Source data
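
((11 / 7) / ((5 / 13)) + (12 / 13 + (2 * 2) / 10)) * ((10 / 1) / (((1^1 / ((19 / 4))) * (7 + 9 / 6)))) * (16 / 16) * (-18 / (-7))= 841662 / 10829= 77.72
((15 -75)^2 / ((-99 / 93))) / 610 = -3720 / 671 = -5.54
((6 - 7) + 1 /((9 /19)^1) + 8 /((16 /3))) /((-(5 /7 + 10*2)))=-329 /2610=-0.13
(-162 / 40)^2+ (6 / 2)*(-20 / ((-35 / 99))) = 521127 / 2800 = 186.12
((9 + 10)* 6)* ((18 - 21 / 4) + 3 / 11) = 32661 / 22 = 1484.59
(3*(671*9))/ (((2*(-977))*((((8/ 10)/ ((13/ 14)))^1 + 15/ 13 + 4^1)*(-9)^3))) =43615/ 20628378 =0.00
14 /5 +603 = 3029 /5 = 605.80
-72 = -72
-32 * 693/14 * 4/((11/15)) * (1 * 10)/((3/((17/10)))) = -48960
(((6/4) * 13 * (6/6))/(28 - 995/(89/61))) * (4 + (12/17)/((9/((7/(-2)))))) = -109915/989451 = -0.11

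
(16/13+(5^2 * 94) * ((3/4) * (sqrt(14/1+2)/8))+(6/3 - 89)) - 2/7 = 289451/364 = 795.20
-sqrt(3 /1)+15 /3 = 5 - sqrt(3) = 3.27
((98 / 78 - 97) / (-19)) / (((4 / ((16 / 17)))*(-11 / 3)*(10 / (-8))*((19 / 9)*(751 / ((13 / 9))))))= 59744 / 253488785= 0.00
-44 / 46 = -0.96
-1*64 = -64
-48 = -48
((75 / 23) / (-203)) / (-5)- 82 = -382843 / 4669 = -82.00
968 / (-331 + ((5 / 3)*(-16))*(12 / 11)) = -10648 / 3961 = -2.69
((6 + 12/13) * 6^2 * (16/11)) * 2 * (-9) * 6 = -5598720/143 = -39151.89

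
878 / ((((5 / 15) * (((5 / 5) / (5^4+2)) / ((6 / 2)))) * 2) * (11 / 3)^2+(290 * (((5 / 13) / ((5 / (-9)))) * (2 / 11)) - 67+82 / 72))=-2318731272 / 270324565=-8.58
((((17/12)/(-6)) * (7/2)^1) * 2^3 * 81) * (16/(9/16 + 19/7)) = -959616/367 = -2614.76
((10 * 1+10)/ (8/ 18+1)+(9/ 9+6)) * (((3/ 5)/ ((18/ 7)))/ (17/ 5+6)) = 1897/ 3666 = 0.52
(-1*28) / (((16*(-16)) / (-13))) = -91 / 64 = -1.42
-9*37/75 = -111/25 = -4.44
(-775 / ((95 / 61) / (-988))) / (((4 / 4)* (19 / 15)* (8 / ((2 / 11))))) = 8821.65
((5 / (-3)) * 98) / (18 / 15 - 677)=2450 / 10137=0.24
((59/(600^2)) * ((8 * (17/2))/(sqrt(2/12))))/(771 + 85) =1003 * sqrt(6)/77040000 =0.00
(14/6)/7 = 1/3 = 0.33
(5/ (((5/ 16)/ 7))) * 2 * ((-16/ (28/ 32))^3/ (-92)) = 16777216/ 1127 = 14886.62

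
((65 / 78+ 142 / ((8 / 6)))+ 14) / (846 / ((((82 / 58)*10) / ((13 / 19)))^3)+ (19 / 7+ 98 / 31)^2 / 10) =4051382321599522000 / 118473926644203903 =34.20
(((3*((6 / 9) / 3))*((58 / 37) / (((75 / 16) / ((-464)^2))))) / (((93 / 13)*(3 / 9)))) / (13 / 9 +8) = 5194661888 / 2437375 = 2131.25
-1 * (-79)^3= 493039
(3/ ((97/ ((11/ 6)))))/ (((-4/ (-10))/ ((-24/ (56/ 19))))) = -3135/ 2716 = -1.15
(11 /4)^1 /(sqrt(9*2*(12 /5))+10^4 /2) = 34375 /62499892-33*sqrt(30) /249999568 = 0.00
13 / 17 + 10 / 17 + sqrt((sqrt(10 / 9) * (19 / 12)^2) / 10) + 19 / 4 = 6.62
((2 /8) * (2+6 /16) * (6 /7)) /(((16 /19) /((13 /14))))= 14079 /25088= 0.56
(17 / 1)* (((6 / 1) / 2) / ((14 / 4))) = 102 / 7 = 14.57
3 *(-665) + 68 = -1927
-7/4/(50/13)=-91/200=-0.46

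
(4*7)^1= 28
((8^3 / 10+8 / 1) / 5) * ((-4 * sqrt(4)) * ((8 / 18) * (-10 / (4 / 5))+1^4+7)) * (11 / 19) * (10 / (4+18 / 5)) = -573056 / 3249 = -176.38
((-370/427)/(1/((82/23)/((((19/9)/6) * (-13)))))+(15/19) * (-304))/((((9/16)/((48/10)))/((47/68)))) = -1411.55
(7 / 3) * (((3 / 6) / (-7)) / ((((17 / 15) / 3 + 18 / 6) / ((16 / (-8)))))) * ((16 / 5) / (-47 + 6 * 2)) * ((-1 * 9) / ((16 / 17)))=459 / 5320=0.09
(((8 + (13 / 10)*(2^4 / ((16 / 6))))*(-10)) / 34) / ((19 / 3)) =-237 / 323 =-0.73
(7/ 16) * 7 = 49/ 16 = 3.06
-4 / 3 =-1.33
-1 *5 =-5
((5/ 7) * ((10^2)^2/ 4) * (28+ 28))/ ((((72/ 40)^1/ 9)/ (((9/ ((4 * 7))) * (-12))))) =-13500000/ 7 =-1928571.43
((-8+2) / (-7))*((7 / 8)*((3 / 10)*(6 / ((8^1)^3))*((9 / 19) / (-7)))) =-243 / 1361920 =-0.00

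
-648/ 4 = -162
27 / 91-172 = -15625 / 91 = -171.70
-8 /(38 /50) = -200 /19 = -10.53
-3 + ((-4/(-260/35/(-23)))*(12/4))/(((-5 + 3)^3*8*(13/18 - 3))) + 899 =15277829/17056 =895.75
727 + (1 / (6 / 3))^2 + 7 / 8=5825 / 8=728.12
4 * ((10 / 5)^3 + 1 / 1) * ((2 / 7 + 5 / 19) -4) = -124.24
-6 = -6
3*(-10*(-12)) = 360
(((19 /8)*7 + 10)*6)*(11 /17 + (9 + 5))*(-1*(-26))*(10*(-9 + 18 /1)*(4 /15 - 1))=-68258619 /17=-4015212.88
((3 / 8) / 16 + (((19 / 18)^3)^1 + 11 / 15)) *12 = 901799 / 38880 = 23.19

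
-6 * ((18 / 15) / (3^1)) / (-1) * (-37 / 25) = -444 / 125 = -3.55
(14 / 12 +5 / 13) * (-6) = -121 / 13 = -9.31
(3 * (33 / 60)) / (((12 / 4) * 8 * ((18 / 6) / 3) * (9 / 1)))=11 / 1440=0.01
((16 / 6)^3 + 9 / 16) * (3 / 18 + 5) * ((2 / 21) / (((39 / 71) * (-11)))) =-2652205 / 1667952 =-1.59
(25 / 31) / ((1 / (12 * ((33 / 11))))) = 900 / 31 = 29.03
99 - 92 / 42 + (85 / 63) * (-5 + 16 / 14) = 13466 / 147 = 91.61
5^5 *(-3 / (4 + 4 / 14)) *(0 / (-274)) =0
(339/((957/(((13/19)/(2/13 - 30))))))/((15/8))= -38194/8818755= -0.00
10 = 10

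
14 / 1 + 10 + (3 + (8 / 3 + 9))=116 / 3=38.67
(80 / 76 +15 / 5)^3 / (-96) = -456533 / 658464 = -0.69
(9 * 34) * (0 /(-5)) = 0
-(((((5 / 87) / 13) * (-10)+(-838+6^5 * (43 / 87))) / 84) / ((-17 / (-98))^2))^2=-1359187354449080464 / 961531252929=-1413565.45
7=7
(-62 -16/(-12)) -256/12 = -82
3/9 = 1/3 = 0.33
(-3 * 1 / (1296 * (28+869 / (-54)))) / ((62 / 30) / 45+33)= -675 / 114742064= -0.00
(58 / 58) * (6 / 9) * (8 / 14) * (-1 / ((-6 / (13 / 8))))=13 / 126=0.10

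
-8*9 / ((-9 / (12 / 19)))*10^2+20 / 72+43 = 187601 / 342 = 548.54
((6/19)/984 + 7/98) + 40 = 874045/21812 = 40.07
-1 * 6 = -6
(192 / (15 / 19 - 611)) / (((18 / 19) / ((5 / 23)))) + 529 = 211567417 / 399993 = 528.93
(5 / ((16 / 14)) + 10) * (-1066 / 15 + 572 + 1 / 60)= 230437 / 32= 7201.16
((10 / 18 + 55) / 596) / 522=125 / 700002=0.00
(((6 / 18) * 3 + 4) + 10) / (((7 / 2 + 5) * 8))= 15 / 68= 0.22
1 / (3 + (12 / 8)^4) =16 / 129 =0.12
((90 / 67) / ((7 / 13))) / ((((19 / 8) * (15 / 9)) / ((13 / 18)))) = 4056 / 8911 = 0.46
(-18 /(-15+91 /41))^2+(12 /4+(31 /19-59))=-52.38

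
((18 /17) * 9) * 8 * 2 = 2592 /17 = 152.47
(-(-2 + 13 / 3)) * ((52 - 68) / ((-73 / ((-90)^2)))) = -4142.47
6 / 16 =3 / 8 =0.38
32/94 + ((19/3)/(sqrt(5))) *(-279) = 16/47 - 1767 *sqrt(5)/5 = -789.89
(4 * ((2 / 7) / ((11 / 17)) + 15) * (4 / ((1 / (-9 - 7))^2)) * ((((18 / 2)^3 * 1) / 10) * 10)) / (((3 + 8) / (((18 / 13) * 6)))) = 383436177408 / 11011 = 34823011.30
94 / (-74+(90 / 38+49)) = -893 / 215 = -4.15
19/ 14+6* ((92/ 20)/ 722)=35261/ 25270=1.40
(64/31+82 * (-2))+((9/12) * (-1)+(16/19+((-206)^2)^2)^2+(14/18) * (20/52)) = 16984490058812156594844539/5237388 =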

---

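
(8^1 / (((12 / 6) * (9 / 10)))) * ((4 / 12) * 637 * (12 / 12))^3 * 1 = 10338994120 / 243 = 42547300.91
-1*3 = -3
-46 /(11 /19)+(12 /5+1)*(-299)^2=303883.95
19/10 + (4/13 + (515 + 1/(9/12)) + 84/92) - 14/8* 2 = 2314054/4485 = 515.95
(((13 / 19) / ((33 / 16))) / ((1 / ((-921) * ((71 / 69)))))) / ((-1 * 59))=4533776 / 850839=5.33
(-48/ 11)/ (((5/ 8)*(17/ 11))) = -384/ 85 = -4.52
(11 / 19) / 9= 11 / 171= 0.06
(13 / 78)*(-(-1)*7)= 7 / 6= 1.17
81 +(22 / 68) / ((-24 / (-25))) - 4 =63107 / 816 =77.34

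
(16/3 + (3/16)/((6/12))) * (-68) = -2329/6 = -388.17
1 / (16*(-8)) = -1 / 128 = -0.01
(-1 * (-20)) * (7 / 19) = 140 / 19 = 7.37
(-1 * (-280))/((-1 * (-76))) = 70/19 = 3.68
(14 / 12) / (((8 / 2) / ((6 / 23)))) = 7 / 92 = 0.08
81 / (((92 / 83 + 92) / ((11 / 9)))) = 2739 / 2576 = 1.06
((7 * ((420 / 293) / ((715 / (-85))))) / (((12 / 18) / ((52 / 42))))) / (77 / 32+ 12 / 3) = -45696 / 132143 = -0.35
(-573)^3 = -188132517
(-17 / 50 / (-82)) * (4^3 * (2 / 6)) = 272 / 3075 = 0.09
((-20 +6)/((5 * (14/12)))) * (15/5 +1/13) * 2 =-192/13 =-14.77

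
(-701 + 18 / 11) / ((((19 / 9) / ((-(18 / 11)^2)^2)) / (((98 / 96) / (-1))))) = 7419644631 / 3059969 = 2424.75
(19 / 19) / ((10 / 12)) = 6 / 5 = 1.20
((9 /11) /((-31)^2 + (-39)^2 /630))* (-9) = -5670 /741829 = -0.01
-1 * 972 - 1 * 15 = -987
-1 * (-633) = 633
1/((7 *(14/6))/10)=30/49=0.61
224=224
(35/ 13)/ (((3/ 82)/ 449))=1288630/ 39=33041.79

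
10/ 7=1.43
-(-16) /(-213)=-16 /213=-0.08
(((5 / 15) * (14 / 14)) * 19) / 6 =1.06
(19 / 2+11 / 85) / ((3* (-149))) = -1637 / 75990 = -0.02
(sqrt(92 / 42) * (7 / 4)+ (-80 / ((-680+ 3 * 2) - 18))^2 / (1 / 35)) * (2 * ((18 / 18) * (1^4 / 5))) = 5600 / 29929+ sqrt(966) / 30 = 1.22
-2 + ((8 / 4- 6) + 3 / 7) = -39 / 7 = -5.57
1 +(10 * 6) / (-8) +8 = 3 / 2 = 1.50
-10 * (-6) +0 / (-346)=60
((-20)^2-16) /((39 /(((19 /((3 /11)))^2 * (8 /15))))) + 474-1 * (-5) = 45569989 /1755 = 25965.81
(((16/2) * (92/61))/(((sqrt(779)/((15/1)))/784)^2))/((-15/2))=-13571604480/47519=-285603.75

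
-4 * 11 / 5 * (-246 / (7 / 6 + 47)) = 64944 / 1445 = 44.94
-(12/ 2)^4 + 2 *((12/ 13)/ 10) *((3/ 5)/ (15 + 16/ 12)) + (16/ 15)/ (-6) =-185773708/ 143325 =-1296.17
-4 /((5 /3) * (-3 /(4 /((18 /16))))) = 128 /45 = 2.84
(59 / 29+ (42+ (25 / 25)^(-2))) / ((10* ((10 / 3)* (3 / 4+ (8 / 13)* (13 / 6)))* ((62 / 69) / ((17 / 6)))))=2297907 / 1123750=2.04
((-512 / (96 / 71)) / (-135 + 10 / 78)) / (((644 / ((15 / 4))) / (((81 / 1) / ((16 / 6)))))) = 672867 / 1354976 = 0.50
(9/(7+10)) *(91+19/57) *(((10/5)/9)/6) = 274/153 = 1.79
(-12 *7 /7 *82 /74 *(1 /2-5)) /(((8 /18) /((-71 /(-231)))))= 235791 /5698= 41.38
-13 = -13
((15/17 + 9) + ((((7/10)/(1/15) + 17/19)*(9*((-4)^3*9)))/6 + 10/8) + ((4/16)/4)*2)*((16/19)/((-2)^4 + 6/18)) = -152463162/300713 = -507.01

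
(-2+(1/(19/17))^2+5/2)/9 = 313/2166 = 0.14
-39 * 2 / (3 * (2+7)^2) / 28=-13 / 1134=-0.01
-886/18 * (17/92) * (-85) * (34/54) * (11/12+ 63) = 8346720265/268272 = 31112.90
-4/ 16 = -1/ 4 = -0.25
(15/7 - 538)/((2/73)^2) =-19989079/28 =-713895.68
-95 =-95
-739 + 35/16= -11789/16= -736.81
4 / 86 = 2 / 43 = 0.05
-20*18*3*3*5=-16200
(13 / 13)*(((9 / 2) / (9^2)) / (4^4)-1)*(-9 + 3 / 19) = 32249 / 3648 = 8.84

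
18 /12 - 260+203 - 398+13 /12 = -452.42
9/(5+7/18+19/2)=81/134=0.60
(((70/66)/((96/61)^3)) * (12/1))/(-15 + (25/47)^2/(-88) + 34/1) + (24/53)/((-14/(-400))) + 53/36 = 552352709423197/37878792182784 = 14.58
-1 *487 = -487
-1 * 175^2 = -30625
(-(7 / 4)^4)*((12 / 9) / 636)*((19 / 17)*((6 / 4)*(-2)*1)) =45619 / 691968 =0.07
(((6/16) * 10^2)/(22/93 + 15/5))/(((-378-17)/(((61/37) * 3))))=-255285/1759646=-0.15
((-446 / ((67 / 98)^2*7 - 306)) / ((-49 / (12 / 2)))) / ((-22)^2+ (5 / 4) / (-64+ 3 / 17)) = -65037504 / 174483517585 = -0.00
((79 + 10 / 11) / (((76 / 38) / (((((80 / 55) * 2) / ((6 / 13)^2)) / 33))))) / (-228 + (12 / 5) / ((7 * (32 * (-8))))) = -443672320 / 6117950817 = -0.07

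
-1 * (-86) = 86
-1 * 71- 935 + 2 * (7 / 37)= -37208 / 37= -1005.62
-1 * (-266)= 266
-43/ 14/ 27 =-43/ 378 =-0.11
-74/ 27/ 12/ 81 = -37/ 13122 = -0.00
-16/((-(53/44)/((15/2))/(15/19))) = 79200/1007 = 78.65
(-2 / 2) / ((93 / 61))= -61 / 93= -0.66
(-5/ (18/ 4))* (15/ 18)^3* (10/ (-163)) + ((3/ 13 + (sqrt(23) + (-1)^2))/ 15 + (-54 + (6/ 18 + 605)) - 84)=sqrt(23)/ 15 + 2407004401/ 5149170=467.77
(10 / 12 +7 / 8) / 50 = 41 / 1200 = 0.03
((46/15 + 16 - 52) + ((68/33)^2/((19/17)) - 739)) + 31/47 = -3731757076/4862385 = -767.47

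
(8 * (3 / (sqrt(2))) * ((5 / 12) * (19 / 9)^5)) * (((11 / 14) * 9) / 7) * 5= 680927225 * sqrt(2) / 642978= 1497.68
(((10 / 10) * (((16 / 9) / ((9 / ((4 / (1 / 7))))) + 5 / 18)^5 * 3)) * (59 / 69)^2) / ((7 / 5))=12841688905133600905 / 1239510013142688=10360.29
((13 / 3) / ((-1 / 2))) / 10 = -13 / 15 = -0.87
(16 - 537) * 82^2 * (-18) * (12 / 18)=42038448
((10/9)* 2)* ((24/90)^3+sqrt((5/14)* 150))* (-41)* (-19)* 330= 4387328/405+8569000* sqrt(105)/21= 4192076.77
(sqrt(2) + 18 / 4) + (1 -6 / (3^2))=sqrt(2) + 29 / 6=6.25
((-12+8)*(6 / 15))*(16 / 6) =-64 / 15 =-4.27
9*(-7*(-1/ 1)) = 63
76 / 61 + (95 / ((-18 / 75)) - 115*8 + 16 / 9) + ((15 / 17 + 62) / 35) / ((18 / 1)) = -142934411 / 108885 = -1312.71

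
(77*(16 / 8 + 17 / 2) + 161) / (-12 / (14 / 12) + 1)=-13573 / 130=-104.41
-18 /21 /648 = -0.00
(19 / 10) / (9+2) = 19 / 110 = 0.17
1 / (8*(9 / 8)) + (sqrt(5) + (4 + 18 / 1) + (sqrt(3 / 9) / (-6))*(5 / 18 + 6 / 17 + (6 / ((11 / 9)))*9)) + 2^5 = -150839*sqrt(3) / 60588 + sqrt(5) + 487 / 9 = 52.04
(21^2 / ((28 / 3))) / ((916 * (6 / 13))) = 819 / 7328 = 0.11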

→ WORK INSTRUCTIONS
Reproduce the entries above exactly, but only the lines between the line holding "81 +(22 / 68)" and the line holding "(-17 / 50 / (-82))", inclusive.

→ RESPONSE TO THIS EXERCISE
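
81 +(22 / 68) / ((-24 / (-25))) - 4 =63107 / 816 =77.34

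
(16/3 + (3/16)/((6/12))) * (-68) = -2329/6 = -388.17
1 / (16*(-8)) = -1 / 128 = -0.01
(-1 * (-20)) * (7 / 19) = 140 / 19 = 7.37
(-1 * (-280))/((-1 * (-76))) = 70/19 = 3.68
(14 / 12) / (((8 / 2) / ((6 / 23)))) = 7 / 92 = 0.08
81 / (((92 / 83 + 92) / ((11 / 9)))) = 2739 / 2576 = 1.06
((7 * ((420 / 293) / ((715 / (-85))))) / (((12 / 18) / ((52 / 42))))) / (77 / 32+ 12 / 3) = -45696 / 132143 = -0.35
(-573)^3 = -188132517
(-17 / 50 / (-82)) * (4^3 * (2 / 6)) = 272 / 3075 = 0.09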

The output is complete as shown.